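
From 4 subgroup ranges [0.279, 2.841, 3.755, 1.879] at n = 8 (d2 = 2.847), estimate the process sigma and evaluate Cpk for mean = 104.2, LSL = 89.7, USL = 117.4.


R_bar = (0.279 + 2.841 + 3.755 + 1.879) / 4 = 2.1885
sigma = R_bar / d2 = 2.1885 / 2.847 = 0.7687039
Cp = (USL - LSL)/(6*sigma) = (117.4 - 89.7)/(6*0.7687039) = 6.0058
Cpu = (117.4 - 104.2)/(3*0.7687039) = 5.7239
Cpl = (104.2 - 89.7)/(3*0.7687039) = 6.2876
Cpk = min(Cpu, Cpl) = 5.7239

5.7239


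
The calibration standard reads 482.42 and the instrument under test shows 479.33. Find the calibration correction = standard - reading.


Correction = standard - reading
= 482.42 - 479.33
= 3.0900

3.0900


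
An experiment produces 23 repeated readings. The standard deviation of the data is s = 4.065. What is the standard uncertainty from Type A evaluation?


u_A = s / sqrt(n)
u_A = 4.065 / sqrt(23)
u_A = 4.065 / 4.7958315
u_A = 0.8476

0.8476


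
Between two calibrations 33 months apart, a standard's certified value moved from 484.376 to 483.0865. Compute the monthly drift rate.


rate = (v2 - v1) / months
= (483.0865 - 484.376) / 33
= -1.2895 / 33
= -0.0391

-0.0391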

——

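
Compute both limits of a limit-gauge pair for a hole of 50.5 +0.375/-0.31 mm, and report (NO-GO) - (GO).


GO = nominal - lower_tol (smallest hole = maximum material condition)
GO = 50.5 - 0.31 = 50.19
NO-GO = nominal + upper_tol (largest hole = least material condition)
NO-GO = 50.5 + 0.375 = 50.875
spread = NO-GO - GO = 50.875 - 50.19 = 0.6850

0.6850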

——

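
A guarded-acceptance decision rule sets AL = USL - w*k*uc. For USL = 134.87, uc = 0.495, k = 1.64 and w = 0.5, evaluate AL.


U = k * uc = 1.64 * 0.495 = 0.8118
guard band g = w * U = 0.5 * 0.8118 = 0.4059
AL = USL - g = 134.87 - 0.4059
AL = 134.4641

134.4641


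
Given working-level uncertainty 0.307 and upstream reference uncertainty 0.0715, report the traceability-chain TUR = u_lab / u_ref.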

——

Exercise directions
Copy range, inclusive: the line holding "A guarded-acceptance decision" to the line holding "Given working-level uncertainty". Reproduce exactly those lines of the records above and no others.

Answer to this task
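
A guarded-acceptance decision rule sets AL = USL - w*k*uc. For USL = 134.87, uc = 0.495, k = 1.64 and w = 0.5, evaluate AL.


U = k * uc = 1.64 * 0.495 = 0.8118
guard band g = w * U = 0.5 * 0.8118 = 0.4059
AL = USL - g = 134.87 - 0.4059
AL = 134.4641

134.4641


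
Given working-level uncertainty 0.307 and upstream reference uncertainty 0.0715, report the traceability-chain TUR = u_lab / u_ref.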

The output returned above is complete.